In your answer, copy every entry that follows exactly.

EXTRACTED MATERIAL START

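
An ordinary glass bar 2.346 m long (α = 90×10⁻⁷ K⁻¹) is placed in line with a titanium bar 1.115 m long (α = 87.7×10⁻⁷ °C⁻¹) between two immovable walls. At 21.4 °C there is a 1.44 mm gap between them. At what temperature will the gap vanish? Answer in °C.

Gap closes when ΔL₁ + ΔL₂ = 1.44 mm = 1.44×10⁻³ m
(α₁L₁ + α₂L₂)ΔT = g
α₁L₁ + α₂L₂ = 90×10⁻⁷×2.346 + 87.7×10⁻⁷×1.115 = 3.089255×10⁻⁵ m/K
ΔT = 1.44×10⁻³ / 3.089255×10⁻⁵ = 46.613 K
T = 21.4 + 46.613 = 68.013 °C

T = 68.0 °C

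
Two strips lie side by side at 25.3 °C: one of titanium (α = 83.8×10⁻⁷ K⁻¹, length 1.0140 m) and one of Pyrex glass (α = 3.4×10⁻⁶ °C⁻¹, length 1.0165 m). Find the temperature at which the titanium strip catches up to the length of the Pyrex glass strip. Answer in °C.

T = 521.2 °C

L₁(1 + α₁ΔT) = L₂(1 + α₂ΔT) ⇒ ΔT = (L₂ − L₁)/(α₁L₁ − α₂L₂)
L₂ − L₁ = 1.0165 − 1.0140 = 2.50×10⁻³ m
α₁L₁ − α₂L₂ = 83.8×10⁻⁷×1.0140 − 3.4×10⁻⁶×1.0165 = 5.04122×10⁻⁶ m/K
ΔT = 2.50×10⁻³ / 5.04122×10⁻⁶ = 495.912 K
T = 25.3 + 495.912 = 521.212 °C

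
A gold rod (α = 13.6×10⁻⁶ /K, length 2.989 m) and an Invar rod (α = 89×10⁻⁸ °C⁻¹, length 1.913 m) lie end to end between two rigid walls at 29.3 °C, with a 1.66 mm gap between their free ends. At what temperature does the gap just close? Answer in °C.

T = 68.5 °C

α₁L₁ = 4.06504×10⁻⁵ m/K, α₂L₂ = 1.70257×10⁻⁶ m/K → total 4.235297×10⁻⁵ m/K
ΔT = g/(α₁L₁+α₂L₂) = 1.66×10⁻³ / 4.235297×10⁻⁵ = 39.194 K
T = 29.3 + 39.194 = 68.494 °C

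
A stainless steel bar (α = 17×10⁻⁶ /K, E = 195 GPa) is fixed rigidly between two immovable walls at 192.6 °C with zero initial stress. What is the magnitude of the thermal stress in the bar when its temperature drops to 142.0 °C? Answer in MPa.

Fully constrained: the free strain ε = αΔT is blocked, so σ = Eε = EαΔT.
|ΔT| = 50.6 K
σ = 195×10⁹ × 17×10⁻⁶ × 50.6 = 1.68×10⁸ Pa

σ = 168 MPa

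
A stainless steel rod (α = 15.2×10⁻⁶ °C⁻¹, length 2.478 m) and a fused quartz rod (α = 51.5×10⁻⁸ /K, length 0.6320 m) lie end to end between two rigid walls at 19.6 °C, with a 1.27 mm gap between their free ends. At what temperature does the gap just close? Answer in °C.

α₁L₁ = 3.76656×10⁻⁵ m/K, α₂L₂ = 3.2548×10⁻⁷ m/K → total 3.799108×10⁻⁵ m/K
ΔT = g/(α₁L₁+α₂L₂) = 1.27×10⁻³ / 3.799108×10⁻⁵ = 33.429 K
T = 19.6 + 33.429 = 53.029 °C

T = 53.0 °C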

EXTRACTED MATERIAL END

> _RESULT BELOW_:
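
An ordinary glass bar 2.346 m long (α = 90×10⁻⁷ K⁻¹) is placed in line with a titanium bar 1.115 m long (α = 87.7×10⁻⁷ °C⁻¹) between two immovable walls. At 21.4 °C there is a 1.44 mm gap between them. At what temperature will the gap vanish? Answer in °C.

Gap closes when ΔL₁ + ΔL₂ = 1.44 mm = 1.44×10⁻³ m
(α₁L₁ + α₂L₂)ΔT = g
α₁L₁ + α₂L₂ = 90×10⁻⁷×2.346 + 87.7×10⁻⁷×1.115 = 3.089255×10⁻⁵ m/K
ΔT = 1.44×10⁻³ / 3.089255×10⁻⁵ = 46.613 K
T = 21.4 + 46.613 = 68.013 °C

T = 68.0 °C

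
Two strips lie side by side at 25.3 °C: one of titanium (α = 83.8×10⁻⁷ K⁻¹, length 1.0140 m) and one of Pyrex glass (α = 3.4×10⁻⁶ °C⁻¹, length 1.0165 m). Find the temperature at which the titanium strip catches up to the length of the Pyrex glass strip. Answer in °C.

T = 521.2 °C

L₁(1 + α₁ΔT) = L₂(1 + α₂ΔT) ⇒ ΔT = (L₂ − L₁)/(α₁L₁ − α₂L₂)
L₂ − L₁ = 1.0165 − 1.0140 = 2.50×10⁻³ m
α₁L₁ − α₂L₂ = 83.8×10⁻⁷×1.0140 − 3.4×10⁻⁶×1.0165 = 5.04122×10⁻⁶ m/K
ΔT = 2.50×10⁻³ / 5.04122×10⁻⁶ = 495.912 K
T = 25.3 + 495.912 = 521.212 °C

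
A gold rod (α = 13.6×10⁻⁶ /K, length 2.989 m) and an Invar rod (α = 89×10⁻⁸ °C⁻¹, length 1.913 m) lie end to end between two rigid walls at 29.3 °C, with a 1.66 mm gap between their free ends. At what temperature does the gap just close? Answer in °C.

T = 68.5 °C

α₁L₁ = 4.06504×10⁻⁵ m/K, α₂L₂ = 1.70257×10⁻⁶ m/K → total 4.235297×10⁻⁵ m/K
ΔT = g/(α₁L₁+α₂L₂) = 1.66×10⁻³ / 4.235297×10⁻⁵ = 39.194 K
T = 29.3 + 39.194 = 68.494 °C

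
A stainless steel bar (α = 17×10⁻⁶ /K, E = 195 GPa) is fixed rigidly between two immovable walls at 192.6 °C with zero initial stress. What is the magnitude of the thermal stress in the bar when its temperature drops to 142.0 °C? Answer in MPa.

Fully constrained: the free strain ε = αΔT is blocked, so σ = Eε = EαΔT.
|ΔT| = 50.6 K
σ = 195×10⁹ × 17×10⁻⁶ × 50.6 = 1.68×10⁸ Pa

σ = 168 MPa

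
A stainless steel rod (α = 15.2×10⁻⁶ °C⁻¹, length 2.478 m) and a fused quartz rod (α = 51.5×10⁻⁸ /K, length 0.6320 m) lie end to end between two rigid walls at 19.6 °C, with a 1.27 mm gap between their free ends. At what temperature does the gap just close? Answer in °C.

α₁L₁ = 3.76656×10⁻⁵ m/K, α₂L₂ = 3.2548×10⁻⁷ m/K → total 3.799108×10⁻⁵ m/K
ΔT = g/(α₁L₁+α₂L₂) = 1.27×10⁻³ / 3.799108×10⁻⁵ = 33.429 K
T = 19.6 + 33.429 = 53.029 °C

T = 53.0 °C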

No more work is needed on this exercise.